== WORK INSTRUCTIONS ==
The range to reproduce runs from the line containing "In the titration of 27.76" through the last line of the listing below; give exactly those lines and no others.

== SUPPLIED ENTRIES ==

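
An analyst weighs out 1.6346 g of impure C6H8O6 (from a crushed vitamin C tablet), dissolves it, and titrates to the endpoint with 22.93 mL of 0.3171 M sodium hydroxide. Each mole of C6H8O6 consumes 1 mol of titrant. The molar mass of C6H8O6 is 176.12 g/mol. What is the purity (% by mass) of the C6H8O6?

n(NaOH) = 0.3171 x 0.02293 = 0.007271 mol.
n(C6H8O6) = 0.007271 / 1 = 0.007271 mol.
mass of C6H8O6 = 0.007271 x 176.12 = 1.281 g.
% purity = 1.281 / 1.6346 x 100 = 78.3%.

78.3%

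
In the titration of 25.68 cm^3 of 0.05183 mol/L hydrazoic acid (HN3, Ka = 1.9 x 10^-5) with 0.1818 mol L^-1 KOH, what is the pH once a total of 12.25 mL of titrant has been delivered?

n(acid) = 0.05183 x 0.02568 = 0.001331 mol; n(KOH) added = 0.1818 x 0.01225 = 0.002227 mol.
Base is in excess by 0.002227 - 0.001331 = 0.0008961 mol in a total volume of 0.03793 L.
[OH^-] = 0.0008961/0.03793 = 0.02362 M, so pOH = 1.63 and pH = 14.00 - 1.63 = 12.37.

12.37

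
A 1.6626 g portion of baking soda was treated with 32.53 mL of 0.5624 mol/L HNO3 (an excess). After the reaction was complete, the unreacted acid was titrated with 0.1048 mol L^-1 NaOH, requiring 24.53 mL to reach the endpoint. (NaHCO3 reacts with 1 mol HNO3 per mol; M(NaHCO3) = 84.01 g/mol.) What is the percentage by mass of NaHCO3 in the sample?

79.5%

Total n(HNO3) added = 0.5624 x 0.03253 = 0.01829 mol.
n(NaOH) used = 0.1048 x 0.02453 = 0.002571 mol, which equals the excess n(HNO3).
So n(HNO3) consumed by the sample = 0.01829 - 0.002571 = 0.01572 mol.
n(NaHCO3) = 0.01572 / 1 = 0.01572 mol.
mass NaHCO3 = 0.01572 x 84.01 = 1.321 g, so %NaHCO3 = 1.321/1.6626 x 100 = 79.5%.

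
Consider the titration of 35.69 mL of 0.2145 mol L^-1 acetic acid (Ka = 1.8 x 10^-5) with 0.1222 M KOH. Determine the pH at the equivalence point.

n(CH3COOH) = 0.2145 x 0.03569 = 0.007656 mol; V(KOH) at equivalence = 0.007656/0.1222 = 0.06265 L.
At equivalence all the acid is converted to CH3COO-; total volume = 0.03569 + 0.06265 = 0.09834 L, so [CH3COO-] = 0.007656/0.09834 = 0.07785 M.
Kb = Kw/Ka = 1.0e-14 / 1.8 x 10^-5 = 5.56e-10.
[OH^-] = sqrt(Kb x [CH3COO-]) = sqrt(5.56e-10 x 0.07785) = 6.58e-6 M.
pOH = 5.18, so pH = 14.00 - 5.18 = 8.82.

8.82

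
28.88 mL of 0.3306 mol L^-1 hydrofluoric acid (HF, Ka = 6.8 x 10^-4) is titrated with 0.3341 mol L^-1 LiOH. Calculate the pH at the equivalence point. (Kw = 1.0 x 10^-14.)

n(HF) = 0.3306 x 0.02888 = 0.009548 mol; V(LiOH) at equivalence = 0.009548/0.3341 = 0.02858 L.
At equivalence all the acid is converted to F-; total volume = 0.02888 + 0.02858 = 0.05746 L, so [F-] = 0.009548/0.05746 = 0.1662 M.
Kb = Kw/Ka = 1.0e-14 / 6.8 x 10^-4 = 1.47e-11.
[OH^-] = sqrt(Kb x [F-]) = sqrt(1.47e-11 x 0.1662) = 1.56e-6 M.
pOH = 5.81, so pH = 14.00 - 5.81 = 8.19.

8.19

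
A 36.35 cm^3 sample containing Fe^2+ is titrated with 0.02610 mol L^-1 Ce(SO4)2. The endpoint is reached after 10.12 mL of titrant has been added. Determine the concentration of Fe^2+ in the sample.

0.00727 M

n(Ce(SO4)2) = 0.02610 x 0.01012 = 0.0002641 mol.
From the balanced equation, 1 mol Ce(SO4)2 reacts with 1 mol Fe^2+, so n(Fe^2+) = 0.0002641 x 1/1 = 0.0002641 mol.
[Fe^2+] = 0.0002641 / 0.03635 L = 0.00727 M.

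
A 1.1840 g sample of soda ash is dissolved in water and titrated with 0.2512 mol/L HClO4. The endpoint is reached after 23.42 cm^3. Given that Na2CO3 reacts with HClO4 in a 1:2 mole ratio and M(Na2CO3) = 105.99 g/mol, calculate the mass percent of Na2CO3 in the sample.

26.3%

n(HClO4) = 0.2512 x 0.02342 = 0.005883 mol.
n(Na2CO3) = 0.005883 / 2 = 0.002942 mol.
mass of Na2CO3 = 0.002942 x 105.99 = 0.3118 g.
% purity = 0.3118 / 1.1840 x 100 = 26.3%.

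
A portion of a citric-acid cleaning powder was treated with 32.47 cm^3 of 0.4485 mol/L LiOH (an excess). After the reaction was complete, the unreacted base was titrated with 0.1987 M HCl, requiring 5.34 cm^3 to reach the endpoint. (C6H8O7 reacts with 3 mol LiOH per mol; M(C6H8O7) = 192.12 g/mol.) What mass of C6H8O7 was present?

Total n(LiOH) added = 0.4485 x 0.03247 = 0.01456 mol.
n(HCl) used = 0.1987 x 0.005340 = 0.001061 mol, which equals the excess n(LiOH).
So n(LiOH) consumed by the sample = 0.01456 - 0.001061 = 0.01350 mol.
n(C6H8O7) = 0.01350 / 3 = 0.004501 mol.
mass = 0.004501 mol x 192.12 g/mol = 0.865 g.

0.865 g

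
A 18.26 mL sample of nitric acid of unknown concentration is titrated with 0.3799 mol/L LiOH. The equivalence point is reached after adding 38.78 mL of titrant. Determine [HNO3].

0.807 M

n(LiOH) delivered = 0.3799 x 0.03878 = 0.01473 mol.
For a 1:1 reaction, n(HNO3) = 0.01473 mol.
[HNO3] = 0.01473 mol / 0.01826 L = 0.807 M.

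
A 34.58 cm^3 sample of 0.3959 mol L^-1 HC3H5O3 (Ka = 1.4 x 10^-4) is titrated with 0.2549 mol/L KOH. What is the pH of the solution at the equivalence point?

8.52

n(HC3H5O3) = 0.3959 x 0.03458 = 0.01369 mol; V(KOH) at equivalence = 0.01369/0.2549 = 0.05371 L.
At equivalence all the acid is converted to C3H5O3-; total volume = 0.03458 + 0.05371 = 0.08829 L, so [C3H5O3-] = 0.01369/0.08829 = 0.1551 M.
Kb = Kw/Ka = 1.0e-14 / 1.4 x 10^-4 = 7.14e-11.
[OH^-] = sqrt(Kb x [C3H5O3-]) = sqrt(7.14e-11 x 0.1551) = 3.33e-6 M.
pOH = 5.48, so pH = 14.00 - 5.48 = 8.52.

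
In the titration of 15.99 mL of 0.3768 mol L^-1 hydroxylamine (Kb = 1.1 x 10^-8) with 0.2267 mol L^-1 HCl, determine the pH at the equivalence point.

3.45

n(NH2OH) = 0.3768 x 0.01599 = 0.006025 mol; V(HCl) at equivalence = 0.006025/0.2267 = 0.02658 L.
At equivalence the base is fully converted to NH3OH+; total volume = 0.04257 L, so [NH3OH+] = 0.006025/0.04257 = 0.1415 M.
Ka(NH3OH+) = Kw/Kb = 1.0e-14 / 1.1 x 10^-8 = 9.09e-7.
[H^+] = sqrt(Ka x [NH3OH+]) = sqrt(9.09e-7 x 0.1415) = 0.000359 M.
pH = -log(0.000359) = 3.45.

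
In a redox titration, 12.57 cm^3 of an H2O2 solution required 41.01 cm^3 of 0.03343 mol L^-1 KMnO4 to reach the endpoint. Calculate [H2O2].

n(KMnO4) = 0.03343 x 0.04101 = 0.001371 mol.
From the balanced equation, 2 mol KMnO4 reacts with 5 mol H2O2, so n(H2O2) = 0.001371 x 5/2 = 0.003427 mol.
[H2O2] = 0.003427 / 0.01257 L = 0.273 M.

0.273 M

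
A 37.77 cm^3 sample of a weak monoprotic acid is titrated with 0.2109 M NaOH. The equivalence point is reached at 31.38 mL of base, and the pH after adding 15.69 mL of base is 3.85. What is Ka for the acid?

1.4 x 10^-4

15.69 mL is half of the equivalence volume, so this is the half-equivalence point where [HA] = [A^-].
At half-equivalence pH = pKa, so pKa = 3.85.
Ka = 10^(-3.85) = 1.4 x 10^-4.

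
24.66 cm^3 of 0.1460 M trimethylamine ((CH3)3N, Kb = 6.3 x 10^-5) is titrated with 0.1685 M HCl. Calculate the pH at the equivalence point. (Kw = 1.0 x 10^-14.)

n((CH3)3N) = 0.1460 x 0.02466 = 0.003600 mol; V(HCl) at equivalence = 0.003600/0.1685 = 0.02137 L.
At equivalence the base is fully converted to (CH3)3NH+; total volume = 0.04603 L, so [(CH3)3NH+] = 0.003600/0.04603 = 0.07822 M.
Ka((CH3)3NH+) = Kw/Kb = 1.0e-14 / 6.3 x 10^-5 = 1.59e-10.
[H^+] = sqrt(Ka x [(CH3)3NH+]) = sqrt(1.59e-10 x 0.07822) = 3.52e-6 M.
pH = -log(3.52e-6) = 5.45.

5.45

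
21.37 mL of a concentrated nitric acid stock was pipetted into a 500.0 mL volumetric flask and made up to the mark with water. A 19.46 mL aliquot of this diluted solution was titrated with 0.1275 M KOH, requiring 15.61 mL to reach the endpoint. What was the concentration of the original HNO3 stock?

2.39 M

n(KOH) = 0.1275 x 0.01561 = 0.001990 mol.
n(HNO3) in the aliquot = 0.001990 mol.
[diluted HNO3] = 0.001990 / 0.01946 = 0.1023 M.
Dilution factor = 500.0/21.37 = 23.40, so [stock] = 0.1023 x 23.40 = 2.39 M.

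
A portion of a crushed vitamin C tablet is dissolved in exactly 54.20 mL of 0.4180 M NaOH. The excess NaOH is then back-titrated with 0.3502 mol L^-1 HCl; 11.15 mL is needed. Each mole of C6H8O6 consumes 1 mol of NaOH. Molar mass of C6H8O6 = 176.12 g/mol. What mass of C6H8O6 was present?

3.30 g

Total n(NaOH) added = 0.4180 x 0.05420 = 0.02266 mol.
n(HCl) used = 0.3502 x 0.01115 = 0.003905 mol, which equals the excess n(NaOH).
So n(NaOH) consumed by the sample = 0.02266 - 0.003905 = 0.01875 mol.
n(C6H8O6) = 0.01875 / 1 = 0.01875 mol.
mass = 0.01875 mol x 176.12 g/mol = 3.30 g.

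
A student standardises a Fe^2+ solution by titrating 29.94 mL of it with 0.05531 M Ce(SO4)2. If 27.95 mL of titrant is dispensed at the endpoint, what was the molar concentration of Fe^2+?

0.0516 M

n(Ce(SO4)2) = 0.05531 x 0.02795 = 0.001546 mol.
From the balanced equation, 1 mol Ce(SO4)2 reacts with 1 mol Fe^2+, so n(Fe^2+) = 0.001546 x 1/1 = 0.001546 mol.
[Fe^2+] = 0.001546 / 0.02994 L = 0.0516 M.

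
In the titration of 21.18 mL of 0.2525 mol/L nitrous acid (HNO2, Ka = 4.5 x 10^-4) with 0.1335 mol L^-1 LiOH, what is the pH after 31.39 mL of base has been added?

Initial n(HNO2) = 0.2525 x 0.02118 = 0.005348 mol.
n(LiOH) added = 0.1335 x 0.03139 = 0.004191 mol, converting that many moles of HNO2 to NO2-.
Remaining n(HNO2) = 0.001157 mol; n(NO2-) = 0.004191 mol.
By Henderson-Hasselbalch, pH = pKa + log([A^-]/[HA]) = 3.35 + log(0.004191/0.001157) = 3.35 + (+0.56) = 3.91.

3.91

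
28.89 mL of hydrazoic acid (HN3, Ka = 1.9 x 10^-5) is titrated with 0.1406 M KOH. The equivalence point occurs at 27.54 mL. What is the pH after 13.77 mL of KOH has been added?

4.72

13.77 mL is exactly half the equivalence volume (27.54/2), i.e. the half-equivalence point.
There, n(HA) = n(A^-), so pH = pKa = -log(1.9 x 10^-5) = 4.72.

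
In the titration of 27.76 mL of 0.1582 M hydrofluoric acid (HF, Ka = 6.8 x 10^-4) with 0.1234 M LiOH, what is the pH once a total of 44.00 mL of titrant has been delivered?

12.16

n(acid) = 0.1582 x 0.02776 = 0.004392 mol; n(LiOH) added = 0.1234 x 0.04400 = 0.005430 mol.
Base is in excess by 0.005430 - 0.004392 = 0.001038 mol in a total volume of 0.07176 L.
[OH^-] = 0.001038/0.07176 = 0.01446 M, so pOH = 1.84 and pH = 14.00 - 1.84 = 12.16.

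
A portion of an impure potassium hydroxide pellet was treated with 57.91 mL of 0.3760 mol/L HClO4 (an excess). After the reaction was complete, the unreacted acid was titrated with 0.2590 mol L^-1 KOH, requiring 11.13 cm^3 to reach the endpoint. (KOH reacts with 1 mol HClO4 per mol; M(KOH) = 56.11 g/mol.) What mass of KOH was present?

Total n(HClO4) added = 0.3760 x 0.05791 = 0.02177 mol.
n(KOH) used = 0.2590 x 0.01113 = 0.002883 mol, which equals the excess n(HClO4).
So n(HClO4) consumed by the sample = 0.02177 - 0.002883 = 0.01889 mol.
n(KOH) = 0.01889 / 1 = 0.01889 mol.
mass = 0.01889 mol x 56.11 g/mol = 1.06 g.

1.06 g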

== TASK RESPONSE ==
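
In the titration of 27.76 mL of 0.1582 M hydrofluoric acid (HF, Ka = 6.8 x 10^-4) with 0.1234 M LiOH, what is the pH once a total of 44.00 mL of titrant has been delivered?

12.16

n(acid) = 0.1582 x 0.02776 = 0.004392 mol; n(LiOH) added = 0.1234 x 0.04400 = 0.005430 mol.
Base is in excess by 0.005430 - 0.004392 = 0.001038 mol in a total volume of 0.07176 L.
[OH^-] = 0.001038/0.07176 = 0.01446 M, so pOH = 1.84 and pH = 14.00 - 1.84 = 12.16.

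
A portion of an impure potassium hydroxide pellet was treated with 57.91 mL of 0.3760 mol/L HClO4 (an excess). After the reaction was complete, the unreacted acid was titrated with 0.2590 mol L^-1 KOH, requiring 11.13 cm^3 to reach the endpoint. (KOH reacts with 1 mol HClO4 per mol; M(KOH) = 56.11 g/mol.) What mass of KOH was present?

Total n(HClO4) added = 0.3760 x 0.05791 = 0.02177 mol.
n(KOH) used = 0.2590 x 0.01113 = 0.002883 mol, which equals the excess n(HClO4).
So n(HClO4) consumed by the sample = 0.02177 - 0.002883 = 0.01889 mol.
n(KOH) = 0.01889 / 1 = 0.01889 mol.
mass = 0.01889 mol x 56.11 g/mol = 1.06 g.

1.06 g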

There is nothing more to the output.